Which lines below contain the word "surveyor"? Copy each one.

--- DATA RECORDS Enclosed Below ---

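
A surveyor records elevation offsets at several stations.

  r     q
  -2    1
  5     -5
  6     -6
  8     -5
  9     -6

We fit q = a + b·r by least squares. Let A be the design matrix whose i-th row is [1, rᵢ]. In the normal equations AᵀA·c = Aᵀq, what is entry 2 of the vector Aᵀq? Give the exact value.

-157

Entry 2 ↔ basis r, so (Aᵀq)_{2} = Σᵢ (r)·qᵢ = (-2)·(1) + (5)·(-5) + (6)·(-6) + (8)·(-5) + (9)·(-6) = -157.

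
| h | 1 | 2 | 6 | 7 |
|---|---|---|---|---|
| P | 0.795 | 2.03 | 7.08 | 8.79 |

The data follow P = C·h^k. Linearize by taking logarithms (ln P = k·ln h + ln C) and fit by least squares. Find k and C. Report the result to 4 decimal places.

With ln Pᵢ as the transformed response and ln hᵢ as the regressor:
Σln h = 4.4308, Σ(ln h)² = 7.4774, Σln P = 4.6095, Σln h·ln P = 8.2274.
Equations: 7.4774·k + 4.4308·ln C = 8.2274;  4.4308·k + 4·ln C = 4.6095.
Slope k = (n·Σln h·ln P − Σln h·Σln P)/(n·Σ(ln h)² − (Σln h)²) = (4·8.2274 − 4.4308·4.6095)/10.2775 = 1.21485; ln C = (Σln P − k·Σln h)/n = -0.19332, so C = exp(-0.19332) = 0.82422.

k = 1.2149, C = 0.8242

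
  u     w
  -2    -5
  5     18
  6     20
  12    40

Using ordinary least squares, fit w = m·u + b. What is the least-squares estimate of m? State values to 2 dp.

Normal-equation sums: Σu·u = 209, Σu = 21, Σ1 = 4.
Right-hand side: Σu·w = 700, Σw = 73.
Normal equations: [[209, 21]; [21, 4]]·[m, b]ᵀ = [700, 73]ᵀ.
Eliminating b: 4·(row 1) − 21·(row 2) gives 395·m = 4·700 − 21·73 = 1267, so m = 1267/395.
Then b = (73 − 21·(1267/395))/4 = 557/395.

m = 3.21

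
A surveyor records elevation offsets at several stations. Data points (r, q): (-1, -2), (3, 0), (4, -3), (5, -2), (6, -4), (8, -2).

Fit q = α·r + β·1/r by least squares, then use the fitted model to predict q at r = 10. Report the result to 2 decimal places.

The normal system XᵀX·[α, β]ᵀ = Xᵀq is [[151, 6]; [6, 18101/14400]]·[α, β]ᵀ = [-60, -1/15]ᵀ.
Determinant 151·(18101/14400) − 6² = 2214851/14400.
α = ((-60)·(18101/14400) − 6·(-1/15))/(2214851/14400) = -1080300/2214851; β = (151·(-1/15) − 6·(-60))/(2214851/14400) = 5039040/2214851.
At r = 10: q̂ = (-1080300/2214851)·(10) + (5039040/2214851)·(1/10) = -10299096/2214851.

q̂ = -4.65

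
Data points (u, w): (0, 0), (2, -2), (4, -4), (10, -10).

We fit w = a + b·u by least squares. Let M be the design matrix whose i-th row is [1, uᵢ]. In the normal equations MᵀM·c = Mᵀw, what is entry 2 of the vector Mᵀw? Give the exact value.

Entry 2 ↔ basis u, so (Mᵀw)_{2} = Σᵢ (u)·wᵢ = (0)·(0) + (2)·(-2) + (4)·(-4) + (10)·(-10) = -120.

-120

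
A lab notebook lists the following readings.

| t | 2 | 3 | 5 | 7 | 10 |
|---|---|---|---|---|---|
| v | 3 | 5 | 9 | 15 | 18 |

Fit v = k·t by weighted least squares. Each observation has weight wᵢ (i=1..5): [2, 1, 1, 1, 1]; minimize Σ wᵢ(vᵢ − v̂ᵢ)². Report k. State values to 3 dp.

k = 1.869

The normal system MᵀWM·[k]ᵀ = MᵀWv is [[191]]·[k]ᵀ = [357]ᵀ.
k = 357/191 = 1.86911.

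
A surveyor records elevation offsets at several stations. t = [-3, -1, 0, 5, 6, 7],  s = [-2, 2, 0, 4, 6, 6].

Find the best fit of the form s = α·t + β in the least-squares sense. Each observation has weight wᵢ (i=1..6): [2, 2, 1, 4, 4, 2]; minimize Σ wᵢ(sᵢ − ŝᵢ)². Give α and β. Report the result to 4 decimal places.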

--- End of Enclosed DATA RECORDS ---

■ **OUTPUT OF THE EXERCISE**
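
A surveyor records elevation offsets at several stations.
A surveyor records elevation offsets at several stations. Data points (r, q): (-1, -2), (3, 0), (4, -3), (5, -2), (6, -4), (8, -2).
A surveyor records elevation offsets at several stations. t = [-3, -1, 0, 5, 6, 7],  s = [-2, 2, 0, 4, 6, 6].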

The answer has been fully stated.